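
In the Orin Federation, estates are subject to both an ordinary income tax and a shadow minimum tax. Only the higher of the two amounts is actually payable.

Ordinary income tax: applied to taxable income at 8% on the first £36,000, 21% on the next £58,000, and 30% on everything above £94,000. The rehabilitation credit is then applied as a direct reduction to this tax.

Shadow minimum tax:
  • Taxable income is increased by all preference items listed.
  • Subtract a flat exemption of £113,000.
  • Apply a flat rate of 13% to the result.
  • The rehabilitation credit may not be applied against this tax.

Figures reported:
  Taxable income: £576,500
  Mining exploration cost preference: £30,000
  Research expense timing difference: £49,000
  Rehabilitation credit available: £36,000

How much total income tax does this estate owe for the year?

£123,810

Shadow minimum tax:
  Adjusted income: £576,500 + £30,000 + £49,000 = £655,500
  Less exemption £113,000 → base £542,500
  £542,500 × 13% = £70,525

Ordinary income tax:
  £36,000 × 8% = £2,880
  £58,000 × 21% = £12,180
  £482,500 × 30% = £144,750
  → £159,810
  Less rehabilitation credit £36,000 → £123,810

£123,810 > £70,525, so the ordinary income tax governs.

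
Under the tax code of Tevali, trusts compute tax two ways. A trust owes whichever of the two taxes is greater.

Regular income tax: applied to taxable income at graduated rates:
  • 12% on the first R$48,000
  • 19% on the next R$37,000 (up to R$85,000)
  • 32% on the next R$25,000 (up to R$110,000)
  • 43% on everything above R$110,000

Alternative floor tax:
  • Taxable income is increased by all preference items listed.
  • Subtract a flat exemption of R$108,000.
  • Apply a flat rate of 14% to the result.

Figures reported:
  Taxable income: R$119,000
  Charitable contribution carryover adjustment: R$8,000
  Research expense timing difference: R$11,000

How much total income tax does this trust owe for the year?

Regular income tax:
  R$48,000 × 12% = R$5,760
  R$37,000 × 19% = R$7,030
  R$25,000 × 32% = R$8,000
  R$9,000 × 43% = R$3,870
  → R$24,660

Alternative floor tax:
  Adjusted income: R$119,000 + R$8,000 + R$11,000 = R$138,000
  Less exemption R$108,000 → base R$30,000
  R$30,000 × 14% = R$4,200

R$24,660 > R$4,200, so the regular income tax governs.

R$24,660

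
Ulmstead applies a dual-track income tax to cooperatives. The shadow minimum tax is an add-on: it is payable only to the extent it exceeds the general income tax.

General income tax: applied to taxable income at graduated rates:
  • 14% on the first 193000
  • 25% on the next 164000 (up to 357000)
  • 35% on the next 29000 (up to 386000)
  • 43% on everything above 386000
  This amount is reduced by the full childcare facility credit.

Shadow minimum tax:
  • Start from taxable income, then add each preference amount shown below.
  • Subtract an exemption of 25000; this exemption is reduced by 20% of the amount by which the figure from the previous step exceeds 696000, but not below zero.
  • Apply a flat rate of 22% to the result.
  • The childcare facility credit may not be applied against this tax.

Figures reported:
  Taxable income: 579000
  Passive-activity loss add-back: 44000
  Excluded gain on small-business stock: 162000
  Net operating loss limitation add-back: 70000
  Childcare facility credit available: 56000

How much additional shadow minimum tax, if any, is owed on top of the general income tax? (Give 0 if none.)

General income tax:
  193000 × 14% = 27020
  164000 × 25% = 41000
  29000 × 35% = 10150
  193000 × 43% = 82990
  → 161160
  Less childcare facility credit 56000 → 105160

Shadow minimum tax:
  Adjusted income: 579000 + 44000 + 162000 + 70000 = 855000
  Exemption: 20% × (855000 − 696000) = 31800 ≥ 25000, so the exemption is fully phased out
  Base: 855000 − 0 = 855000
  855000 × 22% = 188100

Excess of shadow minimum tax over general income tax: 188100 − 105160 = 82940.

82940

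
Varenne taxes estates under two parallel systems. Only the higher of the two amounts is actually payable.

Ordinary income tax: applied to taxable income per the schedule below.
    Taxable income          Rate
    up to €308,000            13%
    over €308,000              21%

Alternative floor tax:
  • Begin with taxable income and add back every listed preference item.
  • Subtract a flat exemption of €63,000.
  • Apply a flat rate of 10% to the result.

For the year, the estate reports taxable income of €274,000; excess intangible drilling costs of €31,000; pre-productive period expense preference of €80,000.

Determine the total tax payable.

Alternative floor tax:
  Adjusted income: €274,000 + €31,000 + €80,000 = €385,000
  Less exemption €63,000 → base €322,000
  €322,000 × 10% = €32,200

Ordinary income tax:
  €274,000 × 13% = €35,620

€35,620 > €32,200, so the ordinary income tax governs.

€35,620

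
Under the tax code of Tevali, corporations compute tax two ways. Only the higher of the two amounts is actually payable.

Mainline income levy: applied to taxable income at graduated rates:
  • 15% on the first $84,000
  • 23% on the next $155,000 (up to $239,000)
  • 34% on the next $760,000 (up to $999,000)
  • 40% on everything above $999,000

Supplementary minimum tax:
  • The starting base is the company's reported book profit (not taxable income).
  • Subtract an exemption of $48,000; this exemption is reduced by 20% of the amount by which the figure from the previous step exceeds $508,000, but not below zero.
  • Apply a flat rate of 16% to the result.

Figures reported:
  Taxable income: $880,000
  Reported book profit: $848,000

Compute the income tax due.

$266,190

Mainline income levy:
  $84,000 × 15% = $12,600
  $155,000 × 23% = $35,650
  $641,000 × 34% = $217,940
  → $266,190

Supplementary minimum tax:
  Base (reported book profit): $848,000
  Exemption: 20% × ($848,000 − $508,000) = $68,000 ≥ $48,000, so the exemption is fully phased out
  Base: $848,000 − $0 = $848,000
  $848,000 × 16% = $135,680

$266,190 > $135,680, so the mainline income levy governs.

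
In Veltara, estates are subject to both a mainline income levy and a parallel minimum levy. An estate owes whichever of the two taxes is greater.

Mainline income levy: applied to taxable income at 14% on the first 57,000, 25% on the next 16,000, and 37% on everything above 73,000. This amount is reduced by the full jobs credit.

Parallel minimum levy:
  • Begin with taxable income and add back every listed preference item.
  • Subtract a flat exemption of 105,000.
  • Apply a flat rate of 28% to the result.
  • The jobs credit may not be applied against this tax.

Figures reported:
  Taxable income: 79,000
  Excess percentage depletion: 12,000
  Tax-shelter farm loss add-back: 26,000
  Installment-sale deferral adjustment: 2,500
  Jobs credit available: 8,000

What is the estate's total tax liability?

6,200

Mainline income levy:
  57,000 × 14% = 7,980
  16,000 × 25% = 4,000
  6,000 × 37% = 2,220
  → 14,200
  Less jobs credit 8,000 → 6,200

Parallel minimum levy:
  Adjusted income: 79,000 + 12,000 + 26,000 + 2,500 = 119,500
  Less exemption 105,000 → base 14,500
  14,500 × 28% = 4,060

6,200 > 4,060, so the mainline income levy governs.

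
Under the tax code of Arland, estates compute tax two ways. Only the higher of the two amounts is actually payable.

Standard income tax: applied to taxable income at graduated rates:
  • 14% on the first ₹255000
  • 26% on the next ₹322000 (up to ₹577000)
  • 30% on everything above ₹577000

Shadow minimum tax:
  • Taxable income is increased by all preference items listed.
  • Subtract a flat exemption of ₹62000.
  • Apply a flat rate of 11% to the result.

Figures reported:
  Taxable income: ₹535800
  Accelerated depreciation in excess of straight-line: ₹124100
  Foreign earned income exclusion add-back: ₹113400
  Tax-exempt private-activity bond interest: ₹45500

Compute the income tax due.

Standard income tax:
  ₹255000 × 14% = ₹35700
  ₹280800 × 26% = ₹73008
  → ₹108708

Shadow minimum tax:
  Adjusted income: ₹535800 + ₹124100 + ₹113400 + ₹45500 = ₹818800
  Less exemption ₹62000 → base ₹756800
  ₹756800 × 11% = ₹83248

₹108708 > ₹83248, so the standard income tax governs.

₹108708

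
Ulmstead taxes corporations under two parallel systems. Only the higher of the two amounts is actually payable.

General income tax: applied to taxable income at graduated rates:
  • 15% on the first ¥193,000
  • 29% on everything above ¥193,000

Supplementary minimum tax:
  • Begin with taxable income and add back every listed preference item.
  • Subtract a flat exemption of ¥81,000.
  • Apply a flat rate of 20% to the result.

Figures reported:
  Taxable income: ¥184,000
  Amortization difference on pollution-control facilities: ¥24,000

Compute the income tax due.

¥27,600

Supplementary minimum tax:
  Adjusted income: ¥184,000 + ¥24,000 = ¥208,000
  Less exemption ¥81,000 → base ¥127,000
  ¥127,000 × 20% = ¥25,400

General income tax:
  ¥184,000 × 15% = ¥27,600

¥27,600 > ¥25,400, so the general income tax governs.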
|---|
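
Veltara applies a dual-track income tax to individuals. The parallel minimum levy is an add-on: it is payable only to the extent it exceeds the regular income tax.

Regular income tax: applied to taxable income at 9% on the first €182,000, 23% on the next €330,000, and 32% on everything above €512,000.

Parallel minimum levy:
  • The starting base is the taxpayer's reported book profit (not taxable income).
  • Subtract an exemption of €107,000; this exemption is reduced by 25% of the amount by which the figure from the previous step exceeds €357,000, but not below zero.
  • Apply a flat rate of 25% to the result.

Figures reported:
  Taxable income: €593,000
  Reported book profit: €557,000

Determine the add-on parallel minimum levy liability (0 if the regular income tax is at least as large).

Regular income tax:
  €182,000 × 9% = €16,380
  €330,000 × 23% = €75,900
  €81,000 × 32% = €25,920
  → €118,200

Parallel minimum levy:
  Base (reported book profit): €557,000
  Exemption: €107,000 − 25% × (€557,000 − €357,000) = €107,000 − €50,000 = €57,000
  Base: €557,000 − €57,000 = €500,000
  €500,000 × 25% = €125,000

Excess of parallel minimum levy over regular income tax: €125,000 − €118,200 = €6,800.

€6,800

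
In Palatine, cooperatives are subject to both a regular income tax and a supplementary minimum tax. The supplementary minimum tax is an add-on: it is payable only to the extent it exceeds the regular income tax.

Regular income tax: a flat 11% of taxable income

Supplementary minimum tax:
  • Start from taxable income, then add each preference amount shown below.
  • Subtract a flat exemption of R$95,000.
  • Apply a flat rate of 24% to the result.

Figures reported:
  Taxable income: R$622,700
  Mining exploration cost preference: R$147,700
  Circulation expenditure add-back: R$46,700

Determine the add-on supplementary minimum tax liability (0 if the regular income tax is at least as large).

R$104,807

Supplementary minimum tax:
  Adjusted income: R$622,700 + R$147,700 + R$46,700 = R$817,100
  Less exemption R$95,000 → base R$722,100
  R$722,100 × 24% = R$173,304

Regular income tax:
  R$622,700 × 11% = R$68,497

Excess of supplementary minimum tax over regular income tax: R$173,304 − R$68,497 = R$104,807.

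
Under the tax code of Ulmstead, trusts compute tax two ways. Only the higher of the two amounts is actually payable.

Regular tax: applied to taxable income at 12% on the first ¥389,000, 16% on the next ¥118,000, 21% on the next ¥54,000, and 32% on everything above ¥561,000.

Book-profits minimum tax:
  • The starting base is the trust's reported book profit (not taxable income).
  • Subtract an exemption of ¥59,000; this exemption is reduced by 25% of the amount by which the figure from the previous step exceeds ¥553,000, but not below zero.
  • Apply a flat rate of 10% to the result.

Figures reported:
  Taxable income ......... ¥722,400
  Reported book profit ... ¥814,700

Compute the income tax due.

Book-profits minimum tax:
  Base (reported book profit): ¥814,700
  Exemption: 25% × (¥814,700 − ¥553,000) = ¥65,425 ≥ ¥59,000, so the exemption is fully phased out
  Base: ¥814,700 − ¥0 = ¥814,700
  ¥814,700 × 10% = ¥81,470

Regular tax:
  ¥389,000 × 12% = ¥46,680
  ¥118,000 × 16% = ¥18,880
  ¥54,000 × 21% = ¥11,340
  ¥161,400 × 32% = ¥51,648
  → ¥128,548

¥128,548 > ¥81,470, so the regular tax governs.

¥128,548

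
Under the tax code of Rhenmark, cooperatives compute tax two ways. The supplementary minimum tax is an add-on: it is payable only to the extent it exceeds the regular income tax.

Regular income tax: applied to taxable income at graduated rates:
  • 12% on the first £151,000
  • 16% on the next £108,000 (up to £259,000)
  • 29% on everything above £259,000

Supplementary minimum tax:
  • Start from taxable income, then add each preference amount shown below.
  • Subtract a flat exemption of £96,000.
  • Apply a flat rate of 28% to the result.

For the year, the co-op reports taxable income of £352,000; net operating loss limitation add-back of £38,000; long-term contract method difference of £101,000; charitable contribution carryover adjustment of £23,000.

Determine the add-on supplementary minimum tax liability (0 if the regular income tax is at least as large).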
|---|
Activity → Restate word for word the entries above from the line with "Circulation expenditure add-back: R$46,700" through the line with "Taxable income ......... ¥722,400", inclusive, leaving out everything else.

Answer space →
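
  Circulation expenditure add-back: R$46,700

Determine the add-on supplementary minimum tax liability (0 if the regular income tax is at least as large).

R$104,807

Supplementary minimum tax:
  Adjusted income: R$622,700 + R$147,700 + R$46,700 = R$817,100
  Less exemption R$95,000 → base R$722,100
  R$722,100 × 24% = R$173,304

Regular income tax:
  R$622,700 × 11% = R$68,497

Excess of supplementary minimum tax over regular income tax: R$173,304 − R$68,497 = R$104,807.

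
Under the tax code of Ulmstead, trusts compute tax two ways. Only the higher of the two amounts is actually payable.

Regular tax: applied to taxable income at 12% on the first ¥389,000, 16% on the next ¥118,000, 21% on the next ¥54,000, and 32% on everything above ¥561,000.

Book-profits minimum tax:
  • The starting base is the trust's reported book profit (not taxable income).
  • Subtract an exemption of ¥59,000; this exemption is reduced by 25% of the amount by which the figure from the previous step exceeds ¥553,000, but not below zero.
  • Apply a flat rate of 10% to the result.

Figures reported:
  Taxable income ......... ¥722,400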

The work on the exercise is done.